**Data supplied:**
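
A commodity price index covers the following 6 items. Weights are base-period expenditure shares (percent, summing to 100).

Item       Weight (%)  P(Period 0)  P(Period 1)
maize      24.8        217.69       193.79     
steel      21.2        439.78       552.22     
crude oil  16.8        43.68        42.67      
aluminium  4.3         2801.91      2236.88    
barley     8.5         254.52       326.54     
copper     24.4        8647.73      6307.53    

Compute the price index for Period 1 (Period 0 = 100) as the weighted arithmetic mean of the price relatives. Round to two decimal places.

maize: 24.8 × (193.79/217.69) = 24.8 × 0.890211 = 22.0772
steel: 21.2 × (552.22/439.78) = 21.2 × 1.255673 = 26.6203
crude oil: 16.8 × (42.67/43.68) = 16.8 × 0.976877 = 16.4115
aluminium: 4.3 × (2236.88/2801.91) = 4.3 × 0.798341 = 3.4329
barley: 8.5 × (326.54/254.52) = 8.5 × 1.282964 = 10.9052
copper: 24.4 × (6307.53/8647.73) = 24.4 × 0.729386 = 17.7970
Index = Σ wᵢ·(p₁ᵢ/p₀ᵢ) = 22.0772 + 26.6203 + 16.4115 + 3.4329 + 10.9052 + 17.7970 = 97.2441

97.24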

**Exercise instructions:**
The listing above is to be copied exactly, in full.

**Response to this exercise:**
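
A commodity price index covers the following 6 items. Weights are base-period expenditure shares (percent, summing to 100).

Item       Weight (%)  P(Period 0)  P(Period 1)
maize      24.8        217.69       193.79     
steel      21.2        439.78       552.22     
crude oil  16.8        43.68        42.67      
aluminium  4.3         2801.91      2236.88    
barley     8.5         254.52       326.54     
copper     24.4        8647.73      6307.53    

Compute the price index for Period 1 (Period 0 = 100) as the weighted arithmetic mean of the price relatives. Round to two decimal places.

maize: 24.8 × (193.79/217.69) = 24.8 × 0.890211 = 22.0772
steel: 21.2 × (552.22/439.78) = 21.2 × 1.255673 = 26.6203
crude oil: 16.8 × (42.67/43.68) = 16.8 × 0.976877 = 16.4115
aluminium: 4.3 × (2236.88/2801.91) = 4.3 × 0.798341 = 3.4329
barley: 8.5 × (326.54/254.52) = 8.5 × 1.282964 = 10.9052
copper: 24.4 × (6307.53/8647.73) = 24.4 × 0.729386 = 17.7970
Index = Σ wᵢ·(p₁ᵢ/p₀ᵢ) = 22.0772 + 26.6203 + 16.4115 + 3.4329 + 10.9052 + 17.7970 = 97.2441

97.24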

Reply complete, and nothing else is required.